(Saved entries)
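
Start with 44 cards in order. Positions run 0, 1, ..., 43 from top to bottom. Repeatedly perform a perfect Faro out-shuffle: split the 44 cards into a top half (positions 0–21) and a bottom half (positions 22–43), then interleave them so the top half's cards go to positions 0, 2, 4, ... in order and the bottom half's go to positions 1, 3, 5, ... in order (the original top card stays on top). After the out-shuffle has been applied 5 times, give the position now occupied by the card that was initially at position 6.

Track the card's position through each out-shuffle:
6 → 12 → 24 → 5 → 10 → 20

20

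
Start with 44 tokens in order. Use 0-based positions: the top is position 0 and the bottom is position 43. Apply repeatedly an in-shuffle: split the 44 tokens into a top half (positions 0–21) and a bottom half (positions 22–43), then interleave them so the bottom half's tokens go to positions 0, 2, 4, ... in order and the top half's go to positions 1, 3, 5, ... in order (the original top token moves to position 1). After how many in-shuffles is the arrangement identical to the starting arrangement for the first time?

12

The in-shuffle permutes the 44 positions with cycle lengths [2, 4, 4, 4, 6, 12, 12].
Every token is home exactly when every cycle has completed a whole number of laps, i.e. after lcm(2, 4, 6, 12) = 12 in-shuffles.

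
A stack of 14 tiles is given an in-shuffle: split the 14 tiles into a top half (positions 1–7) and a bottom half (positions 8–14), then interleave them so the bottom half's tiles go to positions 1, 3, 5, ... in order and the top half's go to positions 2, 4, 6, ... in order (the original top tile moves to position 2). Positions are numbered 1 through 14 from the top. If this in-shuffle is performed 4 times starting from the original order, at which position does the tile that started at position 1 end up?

Track the tile's position through each in-shuffle:
1 → 2 → 4 → 8 → 1

1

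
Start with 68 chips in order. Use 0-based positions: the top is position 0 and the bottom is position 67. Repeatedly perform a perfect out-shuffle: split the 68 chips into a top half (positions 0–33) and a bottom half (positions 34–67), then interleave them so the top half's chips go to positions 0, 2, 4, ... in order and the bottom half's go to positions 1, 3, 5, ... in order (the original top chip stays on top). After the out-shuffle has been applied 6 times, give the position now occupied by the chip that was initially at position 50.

Track the chip's position through each out-shuffle:
50 → 33 → 66 → 65 → 63 → 59 → 51

51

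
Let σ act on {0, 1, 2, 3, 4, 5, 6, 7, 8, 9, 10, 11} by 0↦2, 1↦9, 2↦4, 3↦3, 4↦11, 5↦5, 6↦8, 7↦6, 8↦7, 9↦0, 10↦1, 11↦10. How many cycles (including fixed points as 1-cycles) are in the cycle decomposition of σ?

4

Cycle decomposition: (0 2 4 11 10 1 9) (3) (5) (6 8 7).
4 cycles.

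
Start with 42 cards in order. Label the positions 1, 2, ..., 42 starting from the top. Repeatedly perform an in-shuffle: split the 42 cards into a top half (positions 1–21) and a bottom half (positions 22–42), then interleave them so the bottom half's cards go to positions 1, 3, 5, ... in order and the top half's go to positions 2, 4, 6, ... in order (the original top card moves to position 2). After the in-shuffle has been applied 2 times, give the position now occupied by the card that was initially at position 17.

25

Track the card's position through each in-shuffle:
17 → 34 → 25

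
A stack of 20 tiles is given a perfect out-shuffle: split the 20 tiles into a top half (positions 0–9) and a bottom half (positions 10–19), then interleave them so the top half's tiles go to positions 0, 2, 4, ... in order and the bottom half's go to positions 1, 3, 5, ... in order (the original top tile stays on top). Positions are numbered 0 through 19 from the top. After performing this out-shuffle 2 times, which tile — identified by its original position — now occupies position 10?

Work backwards from position 10, undoing one out-shuffle at a time:
10 ← 5 ← 12
So the tile now at position 10 started at position 12.

12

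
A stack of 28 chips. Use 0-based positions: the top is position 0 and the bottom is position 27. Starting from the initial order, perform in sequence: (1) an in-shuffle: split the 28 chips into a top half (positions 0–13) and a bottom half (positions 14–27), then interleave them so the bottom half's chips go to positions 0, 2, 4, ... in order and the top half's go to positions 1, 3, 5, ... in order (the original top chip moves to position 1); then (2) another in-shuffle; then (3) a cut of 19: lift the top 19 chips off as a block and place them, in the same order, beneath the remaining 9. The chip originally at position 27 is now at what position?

5

Track the chip from position 27 forward through each operation:
  after op 1 (in-shuffle): 27 → 26
  after op 2 (in-shuffle): 26 → 24
  after op 3 (cut 19): 24 → 5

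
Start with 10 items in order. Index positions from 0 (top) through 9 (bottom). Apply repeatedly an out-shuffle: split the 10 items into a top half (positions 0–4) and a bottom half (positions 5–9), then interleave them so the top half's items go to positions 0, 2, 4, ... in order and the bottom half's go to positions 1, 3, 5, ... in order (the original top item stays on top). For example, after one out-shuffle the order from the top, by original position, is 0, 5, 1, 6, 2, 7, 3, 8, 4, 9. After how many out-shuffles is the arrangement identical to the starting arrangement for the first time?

The out-shuffle permutes the 10 positions with cycle lengths [1, 1, 2, 6].
Every item is home exactly when every cycle has completed a whole number of laps, i.e. after lcm(1, 2, 6) = 6 out-shuffles.

6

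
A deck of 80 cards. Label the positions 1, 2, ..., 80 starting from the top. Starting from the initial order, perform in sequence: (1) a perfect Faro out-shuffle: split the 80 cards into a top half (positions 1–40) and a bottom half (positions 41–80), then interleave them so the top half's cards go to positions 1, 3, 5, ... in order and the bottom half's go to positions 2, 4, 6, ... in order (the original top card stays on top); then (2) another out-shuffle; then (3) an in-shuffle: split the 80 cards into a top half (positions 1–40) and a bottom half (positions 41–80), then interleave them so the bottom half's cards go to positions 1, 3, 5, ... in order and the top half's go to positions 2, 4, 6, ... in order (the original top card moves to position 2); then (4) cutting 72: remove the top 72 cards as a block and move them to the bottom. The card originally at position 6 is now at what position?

Track the card from position 6 forward through each operation:
  after op 1 (out-shuffle): 6 → 11
  after op 2 (out-shuffle): 11 → 21
  after op 3 (in-shuffle): 21 → 42
  after op 4 (cut 72): 42 → 50

50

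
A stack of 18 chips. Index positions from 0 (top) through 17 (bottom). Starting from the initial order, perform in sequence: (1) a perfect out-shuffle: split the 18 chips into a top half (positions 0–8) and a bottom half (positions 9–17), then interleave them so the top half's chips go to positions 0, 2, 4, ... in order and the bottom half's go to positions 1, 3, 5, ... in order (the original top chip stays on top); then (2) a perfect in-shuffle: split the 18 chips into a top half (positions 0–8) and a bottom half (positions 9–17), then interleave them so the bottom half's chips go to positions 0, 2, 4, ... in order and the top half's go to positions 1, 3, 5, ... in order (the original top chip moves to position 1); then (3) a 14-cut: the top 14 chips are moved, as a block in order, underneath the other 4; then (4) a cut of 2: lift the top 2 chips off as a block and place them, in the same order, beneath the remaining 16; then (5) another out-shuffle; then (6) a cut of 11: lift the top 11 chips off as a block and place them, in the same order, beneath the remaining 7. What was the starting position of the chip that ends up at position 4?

8

Undo the operations in reverse order, starting from position 4:
  undo op 6 (cut 11): 4 ← 15
  undo op 5 (out-shuffle, from bottom half): 15 ← 16
  undo op 4 (cut 2): 16 ← 0
  undo op 3 (cut 14): 0 ← 14
  undo op 2 (in-shuffle, from bottom half): 14 ← 16
  undo op 1 (out-shuffle, from top half): 16 ← 8
So the chip at position 4 came from original position 8.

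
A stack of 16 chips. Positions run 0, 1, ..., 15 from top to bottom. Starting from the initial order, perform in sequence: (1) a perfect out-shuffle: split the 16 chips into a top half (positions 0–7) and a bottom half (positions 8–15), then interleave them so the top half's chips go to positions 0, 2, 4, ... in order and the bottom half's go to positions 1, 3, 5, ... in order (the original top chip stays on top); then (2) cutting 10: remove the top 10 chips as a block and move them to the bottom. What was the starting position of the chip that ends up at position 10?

Undo the operations in reverse order, starting from position 10:
  undo op 2 (cut 10): 10 ← 4
  undo op 1 (out-shuffle, from top half): 4 ← 2
So the chip at position 10 came from original position 2.

2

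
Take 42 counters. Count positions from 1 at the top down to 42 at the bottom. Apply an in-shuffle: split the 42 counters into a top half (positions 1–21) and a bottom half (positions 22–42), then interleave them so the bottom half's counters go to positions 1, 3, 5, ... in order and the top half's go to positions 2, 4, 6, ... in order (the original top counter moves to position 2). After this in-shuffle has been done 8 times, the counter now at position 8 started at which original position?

Work backwards from position 8, undoing one in-shuffle at a time:
8 ← 4 ← 2 ← 1 ← 22 ← 11 ← 27 ← 35 ← 39
So the counter now at position 8 started at position 39.

39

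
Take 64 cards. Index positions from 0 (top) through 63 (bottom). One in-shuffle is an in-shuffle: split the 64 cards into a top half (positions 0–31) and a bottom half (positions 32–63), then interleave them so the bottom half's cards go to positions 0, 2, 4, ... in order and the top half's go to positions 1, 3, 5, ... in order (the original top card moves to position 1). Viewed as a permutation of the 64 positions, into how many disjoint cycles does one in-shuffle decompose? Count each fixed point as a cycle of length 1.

Trace each unvisited position around until it returns:
(0 1 3 7 15 31 ... len 12) (2 5 11 23 47 30 ... len 12) (4 9 19 39 14 29 ... len 12) (6 13 27 55 46 28 ... len 12) (10 21 43 22 45 26 ... len 12) (12 25 51 38)
6 cycles in total.

6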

INSTRUCTIONS FOR THE TASK>
Repeat only what runs from the line holding "Take 64 cards." to the end of the data, keeping every line exactly as written, first and last included.

TASK OUTPUT>
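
Take 64 cards. Index positions from 0 (top) through 63 (bottom). One in-shuffle is an in-shuffle: split the 64 cards into a top half (positions 0–31) and a bottom half (positions 32–63), then interleave them so the bottom half's cards go to positions 0, 2, 4, ... in order and the top half's go to positions 1, 3, 5, ... in order (the original top card moves to position 1). Viewed as a permutation of the 64 positions, into how many disjoint cycles does one in-shuffle decompose? Count each fixed point as a cycle of length 1.

Trace each unvisited position around until it returns:
(0 1 3 7 15 31 ... len 12) (2 5 11 23 47 30 ... len 12) (4 9 19 39 14 29 ... len 12) (6 13 27 55 46 28 ... len 12) (10 21 43 22 45 26 ... len 12) (12 25 51 38)
6 cycles in total.

6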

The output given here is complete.